▶ _Prompt_
Could you retype, exactly as written, every line from the top of the records through the line that contains "D0: src=0x17 dst=0x02 len=2"?
--- Information supplied Enclosed Below ---
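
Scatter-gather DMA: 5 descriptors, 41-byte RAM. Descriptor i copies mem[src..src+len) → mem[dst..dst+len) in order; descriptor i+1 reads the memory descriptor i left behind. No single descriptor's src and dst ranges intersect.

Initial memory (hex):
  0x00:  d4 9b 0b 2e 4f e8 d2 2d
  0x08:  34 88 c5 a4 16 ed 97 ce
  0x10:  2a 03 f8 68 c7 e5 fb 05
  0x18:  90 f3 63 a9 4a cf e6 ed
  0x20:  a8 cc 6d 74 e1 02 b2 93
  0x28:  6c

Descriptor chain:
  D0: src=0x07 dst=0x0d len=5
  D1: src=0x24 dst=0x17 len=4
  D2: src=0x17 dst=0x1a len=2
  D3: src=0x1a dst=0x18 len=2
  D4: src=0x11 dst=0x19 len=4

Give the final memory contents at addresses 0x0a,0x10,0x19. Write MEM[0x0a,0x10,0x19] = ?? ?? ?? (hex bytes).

MEM[0x0a,0x10,0x19] = c5 c5 a4

#0 dst[0x0d+5] := {0x2d,0x34,0x88,0xc5,0xa4}
#1 dst[0x17+4] := {0xe1,0x02,0xb2,0x93}
#2 dst[0x1a+2] := {0xe1,0x02}
#3 dst[0x18+2] := {0xe1,0x02}
#4 dst[0x19+4] := {0xa4,0xf8,0x68,0xc7}
query mem[0x0a]=0xc5, mem[0x10]=0xc5, mem[0x19]=0xa4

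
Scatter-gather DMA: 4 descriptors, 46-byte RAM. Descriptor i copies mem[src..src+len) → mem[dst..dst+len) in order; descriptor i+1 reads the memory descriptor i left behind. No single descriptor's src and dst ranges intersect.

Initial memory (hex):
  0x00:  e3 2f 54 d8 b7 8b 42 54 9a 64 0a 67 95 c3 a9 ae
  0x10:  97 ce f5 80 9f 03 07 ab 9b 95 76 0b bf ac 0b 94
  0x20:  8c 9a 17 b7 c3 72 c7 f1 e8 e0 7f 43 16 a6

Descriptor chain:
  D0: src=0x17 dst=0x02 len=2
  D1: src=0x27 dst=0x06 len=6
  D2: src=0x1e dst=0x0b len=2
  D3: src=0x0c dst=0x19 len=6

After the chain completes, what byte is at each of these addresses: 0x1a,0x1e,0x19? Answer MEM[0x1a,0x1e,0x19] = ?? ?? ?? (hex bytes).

MEM[0x1a,0x1e,0x19] = c3 ce 94

#0 dst[0x02+2] := {0xab,0x9b}
#1 dst[0x06+6] := {0xf1,0xe8,0xe0,0x7f,0x43,0x16}
#2 dst[0x0b+2] := {0x0b,0x94}
#3 dst[0x19+6] := {0x94,0xc3,0xa9,0xae,0x97,0xce}
query mem[0x1a]=0xc3, mem[0x1e]=0xce, mem[0x19]=0x94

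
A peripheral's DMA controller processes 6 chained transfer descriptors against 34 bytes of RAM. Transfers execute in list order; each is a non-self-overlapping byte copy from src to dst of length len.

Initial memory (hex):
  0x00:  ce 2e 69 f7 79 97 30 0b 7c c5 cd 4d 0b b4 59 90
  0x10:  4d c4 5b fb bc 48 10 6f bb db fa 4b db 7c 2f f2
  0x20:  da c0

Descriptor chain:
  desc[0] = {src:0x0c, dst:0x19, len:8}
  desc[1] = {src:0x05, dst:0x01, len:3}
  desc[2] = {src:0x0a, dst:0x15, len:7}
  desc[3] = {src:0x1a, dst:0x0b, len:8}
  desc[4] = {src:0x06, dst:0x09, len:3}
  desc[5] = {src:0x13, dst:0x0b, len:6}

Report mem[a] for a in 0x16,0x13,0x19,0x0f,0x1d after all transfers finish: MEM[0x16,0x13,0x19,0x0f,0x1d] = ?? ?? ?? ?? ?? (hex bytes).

MEM[0x16,0x13,0x19,0x0f,0x1d] = 4d fb 59 0b 4d

  after D0: wrote 8B at 0x19 = 0bb459904dc45bfb
  after D1: wrote 3B at 0x01 = 97300b
  after D2: wrote 7B at 0x15 = cd4d0bb459904d
  after D3: wrote 8B at 0x0b = 904d904dc45bfbc0
  after D4: wrote 3B at 0x09 = 300b7c
  after D5: wrote 6B at 0x0b = fbbccd4d0bb4
query mem[0x16]=0x4d, mem[0x13]=0xfb, mem[0x19]=0x59, mem[0x0f]=0x0b, mem[0x1d]=0x4d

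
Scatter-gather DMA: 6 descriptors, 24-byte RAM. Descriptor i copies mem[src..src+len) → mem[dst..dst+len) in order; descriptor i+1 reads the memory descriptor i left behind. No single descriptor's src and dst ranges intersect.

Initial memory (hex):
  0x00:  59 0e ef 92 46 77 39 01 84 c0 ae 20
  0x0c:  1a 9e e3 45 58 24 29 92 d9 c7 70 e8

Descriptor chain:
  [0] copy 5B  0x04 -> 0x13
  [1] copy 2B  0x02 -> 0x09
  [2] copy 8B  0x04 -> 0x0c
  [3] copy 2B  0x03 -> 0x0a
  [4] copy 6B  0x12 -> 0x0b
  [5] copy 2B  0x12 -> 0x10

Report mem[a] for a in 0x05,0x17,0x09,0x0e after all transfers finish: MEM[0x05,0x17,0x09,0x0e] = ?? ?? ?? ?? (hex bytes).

MEM[0x05,0x17,0x09,0x0e] = 77 84 ef 39

  after D0: wrote 5B at 0x13 = 4677390184
  after D1: wrote 2B at 0x09 = ef92
  after D2: wrote 8B at 0x0c = 4677390184ef9220
  after D3: wrote 2B at 0x0a = 9246
  after D4: wrote 6B at 0x0b = 922077390184
  after D5: wrote 2B at 0x10 = 9220
query mem[0x05]=0x77, mem[0x17]=0x84, mem[0x09]=0xef, mem[0x0e]=0x39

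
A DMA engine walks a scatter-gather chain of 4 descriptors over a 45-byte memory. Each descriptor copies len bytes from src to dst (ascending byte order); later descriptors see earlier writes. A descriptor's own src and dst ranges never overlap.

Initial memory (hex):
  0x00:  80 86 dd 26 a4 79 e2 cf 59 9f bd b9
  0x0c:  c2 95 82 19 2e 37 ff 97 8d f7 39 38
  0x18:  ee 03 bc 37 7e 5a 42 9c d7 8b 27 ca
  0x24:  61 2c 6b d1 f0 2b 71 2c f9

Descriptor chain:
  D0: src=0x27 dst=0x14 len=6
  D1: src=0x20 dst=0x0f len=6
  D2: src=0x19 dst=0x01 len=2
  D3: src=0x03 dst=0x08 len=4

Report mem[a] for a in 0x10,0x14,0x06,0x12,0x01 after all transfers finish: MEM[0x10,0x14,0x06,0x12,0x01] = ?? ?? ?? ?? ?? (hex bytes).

[0] 0x27->0x14 len=6 : d1 f0 2b 71 2c f9
[1] 0x20->0x0f len=6 : d7 8b 27 ca 61 2c
[2] 0x19->0x01 len=2 : f9 bc
[3] 0x03->0x08 len=4 : 26 a4 79 e2
query mem[0x10]=0x8b, mem[0x14]=0x2c, mem[0x06]=0xe2, mem[0x12]=0xca, mem[0x01]=0xf9

MEM[0x10,0x14,0x06,0x12,0x01] = 8b 2c e2 ca f9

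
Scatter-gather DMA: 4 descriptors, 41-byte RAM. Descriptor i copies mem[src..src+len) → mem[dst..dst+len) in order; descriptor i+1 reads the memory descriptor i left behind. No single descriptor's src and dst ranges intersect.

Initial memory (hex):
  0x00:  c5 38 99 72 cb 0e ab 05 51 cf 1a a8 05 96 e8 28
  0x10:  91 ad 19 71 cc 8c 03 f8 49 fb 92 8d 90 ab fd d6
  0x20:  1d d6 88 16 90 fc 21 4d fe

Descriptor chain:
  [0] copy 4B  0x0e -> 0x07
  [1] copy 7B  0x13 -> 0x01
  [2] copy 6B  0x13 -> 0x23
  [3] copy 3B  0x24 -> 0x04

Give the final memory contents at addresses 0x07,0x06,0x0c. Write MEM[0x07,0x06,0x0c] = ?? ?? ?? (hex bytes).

[0] 0x0e->0x07 len=4 : e8 28 91 ad
[1] 0x13->0x01 len=7 : 71 cc 8c 03 f8 49 fb
[2] 0x13->0x23 len=6 : 71 cc 8c 03 f8 49
[3] 0x24->0x04 len=3 : cc 8c 03
query mem[0x07]=0xfb, mem[0x06]=0x03, mem[0x0c]=0x05

MEM[0x07,0x06,0x0c] = fb 03 05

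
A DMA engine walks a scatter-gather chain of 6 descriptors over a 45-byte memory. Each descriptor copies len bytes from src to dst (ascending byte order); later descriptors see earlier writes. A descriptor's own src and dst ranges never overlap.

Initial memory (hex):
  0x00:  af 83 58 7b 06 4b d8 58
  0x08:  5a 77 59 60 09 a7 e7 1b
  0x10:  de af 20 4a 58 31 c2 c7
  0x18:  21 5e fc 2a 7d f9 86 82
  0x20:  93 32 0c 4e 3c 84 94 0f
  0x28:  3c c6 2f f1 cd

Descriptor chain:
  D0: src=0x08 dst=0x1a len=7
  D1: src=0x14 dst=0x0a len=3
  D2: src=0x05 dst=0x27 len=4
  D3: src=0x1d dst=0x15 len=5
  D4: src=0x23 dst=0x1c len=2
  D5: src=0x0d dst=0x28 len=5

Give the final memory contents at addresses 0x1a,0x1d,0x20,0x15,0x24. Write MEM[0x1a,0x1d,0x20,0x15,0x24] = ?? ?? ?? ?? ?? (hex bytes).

MEM[0x1a,0x1d,0x20,0x15,0x24] = 5a 3c e7 60 3c

#0 dst[0x1a+7] := {0x5a,0x77,0x59,0x60,0x09,0xa7,0xe7}
#1 dst[0x0a+3] := {0x58,0x31,0xc2}
#2 dst[0x27+4] := {0x4b,0xd8,0x58,0x5a}
#3 dst[0x15+5] := {0x60,0x09,0xa7,0xe7,0x32}
#4 dst[0x1c+2] := {0x4e,0x3c}
#5 dst[0x28+5] := {0xa7,0xe7,0x1b,0xde,0xaf}
query mem[0x1a]=0x5a, mem[0x1d]=0x3c, mem[0x20]=0xe7, mem[0x15]=0x60, mem[0x24]=0x3c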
--- End of Enclosed Information supplied ---
▶ _Answer to the problem_
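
Scatter-gather DMA: 5 descriptors, 41-byte RAM. Descriptor i copies mem[src..src+len) → mem[dst..dst+len) in order; descriptor i+1 reads the memory descriptor i left behind. No single descriptor's src and dst ranges intersect.

Initial memory (hex):
  0x00:  d4 9b 0b 2e 4f e8 d2 2d
  0x08:  34 88 c5 a4 16 ed 97 ce
  0x10:  2a 03 f8 68 c7 e5 fb 05
  0x18:  90 f3 63 a9 4a cf e6 ed
  0x20:  a8 cc 6d 74 e1 02 b2 93
  0x28:  6c

Descriptor chain:
  D0: src=0x07 dst=0x0d len=5
  D1: src=0x24 dst=0x17 len=4
  D2: src=0x17 dst=0x1a len=2
  D3: src=0x1a dst=0x18 len=2
  D4: src=0x11 dst=0x19 len=4

Give the final memory contents at addresses 0x0a,0x10,0x19. Write MEM[0x0a,0x10,0x19] = ?? ?? ?? (hex bytes).

MEM[0x0a,0x10,0x19] = c5 c5 a4

#0 dst[0x0d+5] := {0x2d,0x34,0x88,0xc5,0xa4}
#1 dst[0x17+4] := {0xe1,0x02,0xb2,0x93}
#2 dst[0x1a+2] := {0xe1,0x02}
#3 dst[0x18+2] := {0xe1,0x02}
#4 dst[0x19+4] := {0xa4,0xf8,0x68,0xc7}
query mem[0x0a]=0xc5, mem[0x10]=0xc5, mem[0x19]=0xa4

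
Scatter-gather DMA: 4 descriptors, 46-byte RAM. Descriptor i copies mem[src..src+len) → mem[dst..dst+len) in order; descriptor i+1 reads the memory descriptor i left behind. No single descriptor's src and dst ranges intersect.

Initial memory (hex):
  0x00:  e3 2f 54 d8 b7 8b 42 54 9a 64 0a 67 95 c3 a9 ae
  0x10:  97 ce f5 80 9f 03 07 ab 9b 95 76 0b bf ac 0b 94
  0x20:  8c 9a 17 b7 c3 72 c7 f1 e8 e0 7f 43 16 a6

Descriptor chain:
  D0: src=0x17 dst=0x02 len=2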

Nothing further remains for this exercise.